WHAT TO PRODUCE: Repeat the whole listing below with nothing added or dropped.

RECORD EXTRACTS:

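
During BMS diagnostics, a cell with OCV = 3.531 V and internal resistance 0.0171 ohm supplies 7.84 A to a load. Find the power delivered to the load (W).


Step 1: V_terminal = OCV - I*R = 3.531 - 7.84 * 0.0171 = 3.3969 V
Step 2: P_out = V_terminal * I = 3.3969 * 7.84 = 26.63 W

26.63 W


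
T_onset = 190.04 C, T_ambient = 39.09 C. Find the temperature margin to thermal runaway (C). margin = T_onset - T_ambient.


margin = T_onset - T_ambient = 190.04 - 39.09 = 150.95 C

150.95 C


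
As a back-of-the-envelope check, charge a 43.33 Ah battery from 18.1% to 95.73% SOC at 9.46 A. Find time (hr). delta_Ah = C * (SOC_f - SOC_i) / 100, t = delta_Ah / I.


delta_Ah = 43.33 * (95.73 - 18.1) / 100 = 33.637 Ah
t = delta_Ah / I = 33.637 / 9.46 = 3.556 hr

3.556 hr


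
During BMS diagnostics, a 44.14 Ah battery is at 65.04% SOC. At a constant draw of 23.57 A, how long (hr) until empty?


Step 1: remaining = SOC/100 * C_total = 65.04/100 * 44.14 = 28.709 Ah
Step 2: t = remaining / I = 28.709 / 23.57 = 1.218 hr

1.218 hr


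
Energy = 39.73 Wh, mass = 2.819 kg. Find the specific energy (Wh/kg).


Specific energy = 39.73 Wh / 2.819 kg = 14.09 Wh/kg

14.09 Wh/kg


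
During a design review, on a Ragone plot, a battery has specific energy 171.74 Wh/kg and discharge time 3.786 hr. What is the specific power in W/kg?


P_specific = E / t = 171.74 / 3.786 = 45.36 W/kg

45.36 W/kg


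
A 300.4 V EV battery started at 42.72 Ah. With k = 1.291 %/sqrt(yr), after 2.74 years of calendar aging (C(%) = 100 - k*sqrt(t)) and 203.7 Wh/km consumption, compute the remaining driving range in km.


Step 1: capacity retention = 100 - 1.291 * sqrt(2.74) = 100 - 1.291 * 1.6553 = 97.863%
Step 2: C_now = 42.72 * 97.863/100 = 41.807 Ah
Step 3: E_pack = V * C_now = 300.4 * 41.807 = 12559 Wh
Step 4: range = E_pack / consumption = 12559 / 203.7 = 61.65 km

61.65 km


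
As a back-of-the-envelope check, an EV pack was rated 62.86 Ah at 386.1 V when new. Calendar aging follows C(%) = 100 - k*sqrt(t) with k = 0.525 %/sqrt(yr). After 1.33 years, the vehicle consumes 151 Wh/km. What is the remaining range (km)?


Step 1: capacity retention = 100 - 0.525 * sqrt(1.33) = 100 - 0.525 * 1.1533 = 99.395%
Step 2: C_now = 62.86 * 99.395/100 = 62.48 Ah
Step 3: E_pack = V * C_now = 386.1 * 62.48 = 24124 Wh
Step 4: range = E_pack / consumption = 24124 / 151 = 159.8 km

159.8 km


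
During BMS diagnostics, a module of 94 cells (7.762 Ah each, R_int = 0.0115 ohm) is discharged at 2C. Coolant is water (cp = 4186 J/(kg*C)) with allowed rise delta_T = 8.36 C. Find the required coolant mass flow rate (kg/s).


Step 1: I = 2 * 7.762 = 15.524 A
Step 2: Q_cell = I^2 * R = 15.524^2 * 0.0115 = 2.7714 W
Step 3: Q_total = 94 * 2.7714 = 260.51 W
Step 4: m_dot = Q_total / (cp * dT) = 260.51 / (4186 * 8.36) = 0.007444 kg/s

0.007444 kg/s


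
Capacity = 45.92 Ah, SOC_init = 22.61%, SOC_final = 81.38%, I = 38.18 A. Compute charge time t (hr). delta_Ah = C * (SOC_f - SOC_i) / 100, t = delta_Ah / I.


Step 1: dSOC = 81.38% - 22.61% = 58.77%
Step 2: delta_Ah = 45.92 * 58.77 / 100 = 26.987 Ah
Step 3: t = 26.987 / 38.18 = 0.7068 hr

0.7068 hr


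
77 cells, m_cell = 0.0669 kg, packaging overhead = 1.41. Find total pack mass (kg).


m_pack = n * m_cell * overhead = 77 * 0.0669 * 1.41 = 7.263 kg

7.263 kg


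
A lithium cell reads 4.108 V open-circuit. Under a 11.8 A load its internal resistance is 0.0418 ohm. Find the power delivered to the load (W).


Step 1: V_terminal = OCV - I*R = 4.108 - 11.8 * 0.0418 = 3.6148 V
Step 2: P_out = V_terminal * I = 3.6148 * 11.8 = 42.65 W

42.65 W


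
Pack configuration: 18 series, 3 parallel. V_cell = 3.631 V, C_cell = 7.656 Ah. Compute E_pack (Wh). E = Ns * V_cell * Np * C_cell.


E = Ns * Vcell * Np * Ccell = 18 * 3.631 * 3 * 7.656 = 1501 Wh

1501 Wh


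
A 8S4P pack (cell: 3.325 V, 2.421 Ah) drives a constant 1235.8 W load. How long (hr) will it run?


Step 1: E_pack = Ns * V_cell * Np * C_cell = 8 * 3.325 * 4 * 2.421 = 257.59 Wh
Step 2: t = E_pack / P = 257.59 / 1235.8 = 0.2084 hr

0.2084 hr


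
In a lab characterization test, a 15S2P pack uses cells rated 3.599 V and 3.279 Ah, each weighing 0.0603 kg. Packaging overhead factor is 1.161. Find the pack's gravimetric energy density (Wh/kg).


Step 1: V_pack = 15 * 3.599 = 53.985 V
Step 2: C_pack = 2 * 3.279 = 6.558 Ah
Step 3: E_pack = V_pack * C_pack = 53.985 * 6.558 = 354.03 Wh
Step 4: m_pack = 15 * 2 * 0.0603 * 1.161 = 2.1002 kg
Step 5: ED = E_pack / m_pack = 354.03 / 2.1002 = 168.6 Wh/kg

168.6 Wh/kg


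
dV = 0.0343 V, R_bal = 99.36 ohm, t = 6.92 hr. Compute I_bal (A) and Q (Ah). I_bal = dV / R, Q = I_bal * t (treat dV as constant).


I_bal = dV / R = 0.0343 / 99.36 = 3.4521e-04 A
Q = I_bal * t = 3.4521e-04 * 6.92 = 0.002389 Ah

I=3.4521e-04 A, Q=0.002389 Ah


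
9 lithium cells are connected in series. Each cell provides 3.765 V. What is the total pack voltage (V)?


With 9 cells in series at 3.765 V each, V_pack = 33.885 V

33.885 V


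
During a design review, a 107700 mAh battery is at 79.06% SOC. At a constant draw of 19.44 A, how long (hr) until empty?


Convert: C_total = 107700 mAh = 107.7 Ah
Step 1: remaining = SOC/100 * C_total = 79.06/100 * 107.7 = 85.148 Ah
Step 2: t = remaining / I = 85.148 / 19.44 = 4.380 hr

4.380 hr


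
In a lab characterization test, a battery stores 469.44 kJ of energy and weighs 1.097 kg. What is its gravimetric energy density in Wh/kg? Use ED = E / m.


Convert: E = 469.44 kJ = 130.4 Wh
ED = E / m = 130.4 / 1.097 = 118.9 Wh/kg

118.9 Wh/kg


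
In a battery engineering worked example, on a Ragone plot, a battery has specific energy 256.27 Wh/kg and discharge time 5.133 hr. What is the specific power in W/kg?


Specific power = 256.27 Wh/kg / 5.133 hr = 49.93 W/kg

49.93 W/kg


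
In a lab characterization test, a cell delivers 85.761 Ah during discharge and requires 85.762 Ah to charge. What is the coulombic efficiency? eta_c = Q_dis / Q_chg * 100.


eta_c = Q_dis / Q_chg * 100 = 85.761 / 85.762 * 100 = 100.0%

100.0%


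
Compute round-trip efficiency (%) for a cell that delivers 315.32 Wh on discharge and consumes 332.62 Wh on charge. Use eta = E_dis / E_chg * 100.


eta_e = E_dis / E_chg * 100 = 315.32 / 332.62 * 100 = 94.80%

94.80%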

SOLVED PROBLEM:
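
During BMS diagnostics, a cell with OCV = 3.531 V and internal resistance 0.0171 ohm supplies 7.84 A to a load. Find the power delivered to the load (W).


Step 1: V_terminal = OCV - I*R = 3.531 - 7.84 * 0.0171 = 3.3969 V
Step 2: P_out = V_terminal * I = 3.3969 * 7.84 = 26.63 W

26.63 W


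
T_onset = 190.04 C, T_ambient = 39.09 C. Find the temperature margin to thermal runaway (C). margin = T_onset - T_ambient.


margin = T_onset - T_ambient = 190.04 - 39.09 = 150.95 C

150.95 C


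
As a back-of-the-envelope check, charge a 43.33 Ah battery from 18.1% to 95.73% SOC at 9.46 A. Find time (hr). delta_Ah = C * (SOC_f - SOC_i) / 100, t = delta_Ah / I.


delta_Ah = 43.33 * (95.73 - 18.1) / 100 = 33.637 Ah
t = delta_Ah / I = 33.637 / 9.46 = 3.556 hr

3.556 hr


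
During BMS diagnostics, a 44.14 Ah battery is at 65.04% SOC. At a constant draw of 23.57 A, how long (hr) until empty?


Step 1: remaining = SOC/100 * C_total = 65.04/100 * 44.14 = 28.709 Ah
Step 2: t = remaining / I = 28.709 / 23.57 = 1.218 hr

1.218 hr


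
Energy = 39.73 Wh, mass = 2.819 kg. Find the specific energy (Wh/kg).


Specific energy = 39.73 Wh / 2.819 kg = 14.09 Wh/kg

14.09 Wh/kg


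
During a design review, on a Ragone plot, a battery has specific energy 171.74 Wh/kg and discharge time 3.786 hr. What is the specific power in W/kg?


P_specific = E / t = 171.74 / 3.786 = 45.36 W/kg

45.36 W/kg


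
A 300.4 V EV battery started at 42.72 Ah. With k = 1.291 %/sqrt(yr), after 2.74 years of calendar aging (C(%) = 100 - k*sqrt(t)) and 203.7 Wh/km consumption, compute the remaining driving range in km.


Step 1: capacity retention = 100 - 1.291 * sqrt(2.74) = 100 - 1.291 * 1.6553 = 97.863%
Step 2: C_now = 42.72 * 97.863/100 = 41.807 Ah
Step 3: E_pack = V * C_now = 300.4 * 41.807 = 12559 Wh
Step 4: range = E_pack / consumption = 12559 / 203.7 = 61.65 km

61.65 km


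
As a back-of-the-envelope check, an EV pack was rated 62.86 Ah at 386.1 V when new. Calendar aging follows C(%) = 100 - k*sqrt(t) with k = 0.525 %/sqrt(yr). After 1.33 years, the vehicle consumes 151 Wh/km. What is the remaining range (km)?


Step 1: capacity retention = 100 - 0.525 * sqrt(1.33) = 100 - 0.525 * 1.1533 = 99.395%
Step 2: C_now = 62.86 * 99.395/100 = 62.48 Ah
Step 3: E_pack = V * C_now = 386.1 * 62.48 = 24124 Wh
Step 4: range = E_pack / consumption = 24124 / 151 = 159.8 km

159.8 km


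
During BMS diagnostics, a module of 94 cells (7.762 Ah each, R_int = 0.0115 ohm) is discharged at 2C. Coolant is water (cp = 4186 J/(kg*C)) with allowed rise delta_T = 8.36 C. Find the required coolant mass flow rate (kg/s).


Step 1: I = 2 * 7.762 = 15.524 A
Step 2: Q_cell = I^2 * R = 15.524^2 * 0.0115 = 2.7714 W
Step 3: Q_total = 94 * 2.7714 = 260.51 W
Step 4: m_dot = Q_total / (cp * dT) = 260.51 / (4186 * 8.36) = 0.007444 kg/s

0.007444 kg/s


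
Capacity = 45.92 Ah, SOC_init = 22.61%, SOC_final = 81.38%, I = 38.18 A. Compute charge time t (hr). delta_Ah = C * (SOC_f - SOC_i) / 100, t = delta_Ah / I.


Step 1: dSOC = 81.38% - 22.61% = 58.77%
Step 2: delta_Ah = 45.92 * 58.77 / 100 = 26.987 Ah
Step 3: t = 26.987 / 38.18 = 0.7068 hr

0.7068 hr


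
77 cells, m_cell = 0.0669 kg, packaging overhead = 1.41. Find total pack mass (kg).


m_pack = n * m_cell * overhead = 77 * 0.0669 * 1.41 = 7.263 kg

7.263 kg


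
A lithium cell reads 4.108 V open-circuit. Under a 11.8 A load its internal resistance is 0.0418 ohm. Find the power delivered to the load (W).


Step 1: V_terminal = OCV - I*R = 4.108 - 11.8 * 0.0418 = 3.6148 V
Step 2: P_out = V_terminal * I = 3.6148 * 11.8 = 42.65 W

42.65 W


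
Pack configuration: 18 series, 3 parallel. V_cell = 3.631 V, C_cell = 7.656 Ah. Compute E_pack (Wh). E = Ns * V_cell * Np * C_cell.


E = Ns * Vcell * Np * Ccell = 18 * 3.631 * 3 * 7.656 = 1501 Wh

1501 Wh


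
A 8S4P pack (cell: 3.325 V, 2.421 Ah) drives a constant 1235.8 W load. How long (hr) will it run?


Step 1: E_pack = Ns * V_cell * Np * C_cell = 8 * 3.325 * 4 * 2.421 = 257.59 Wh
Step 2: t = E_pack / P = 257.59 / 1235.8 = 0.2084 hr

0.2084 hr


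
In a lab characterization test, a 15S2P pack uses cells rated 3.599 V and 3.279 Ah, each weighing 0.0603 kg. Packaging overhead factor is 1.161. Find the pack's gravimetric energy density (Wh/kg).


Step 1: V_pack = 15 * 3.599 = 53.985 V
Step 2: C_pack = 2 * 3.279 = 6.558 Ah
Step 3: E_pack = V_pack * C_pack = 53.985 * 6.558 = 354.03 Wh
Step 4: m_pack = 15 * 2 * 0.0603 * 1.161 = 2.1002 kg
Step 5: ED = E_pack / m_pack = 354.03 / 2.1002 = 168.6 Wh/kg

168.6 Wh/kg


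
dV = 0.0343 V, R_bal = 99.36 ohm, t = 6.92 hr. Compute I_bal (A) and Q (Ah). I_bal = dV / R, Q = I_bal * t (treat dV as constant).


I_bal = dV / R = 0.0343 / 99.36 = 3.4521e-04 A
Q = I_bal * t = 3.4521e-04 * 6.92 = 0.002389 Ah

I=3.4521e-04 A, Q=0.002389 Ah


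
9 lithium cells are connected in series. Each cell provides 3.765 V. What is the total pack voltage (V)?


With 9 cells in series at 3.765 V each, V_pack = 33.885 V

33.885 V


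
During a design review, a 107700 mAh battery is at 79.06% SOC. At a constant draw of 19.44 A, how long (hr) until empty?


Convert: C_total = 107700 mAh = 107.7 Ah
Step 1: remaining = SOC/100 * C_total = 79.06/100 * 107.7 = 85.148 Ah
Step 2: t = remaining / I = 85.148 / 19.44 = 4.380 hr

4.380 hr


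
In a lab characterization test, a battery stores 469.44 kJ of energy and weighs 1.097 kg. What is its gravimetric energy density in Wh/kg? Use ED = E / m.


Convert: E = 469.44 kJ = 130.4 Wh
ED = E / m = 130.4 / 1.097 = 118.9 Wh/kg

118.9 Wh/kg


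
In a battery engineering worked example, on a Ragone plot, a battery has specific energy 256.27 Wh/kg and discharge time 5.133 hr. What is the specific power in W/kg?


Specific power = 256.27 Wh/kg / 5.133 hr = 49.93 W/kg

49.93 W/kg


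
In a lab characterization test, a cell delivers 85.761 Ah during discharge and requires 85.762 Ah to charge. What is the coulombic efficiency? eta_c = Q_dis / Q_chg * 100.


eta_c = Q_dis / Q_chg * 100 = 85.761 / 85.762 * 100 = 100.0%

100.0%


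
Compute round-trip efficiency (%) for a cell that delivers 315.32 Wh on discharge and consumes 332.62 Wh on charge. Use eta = E_dis / E_chg * 100.


eta_e = E_dis / E_chg * 100 = 315.32 / 332.62 * 100 = 94.80%

94.80%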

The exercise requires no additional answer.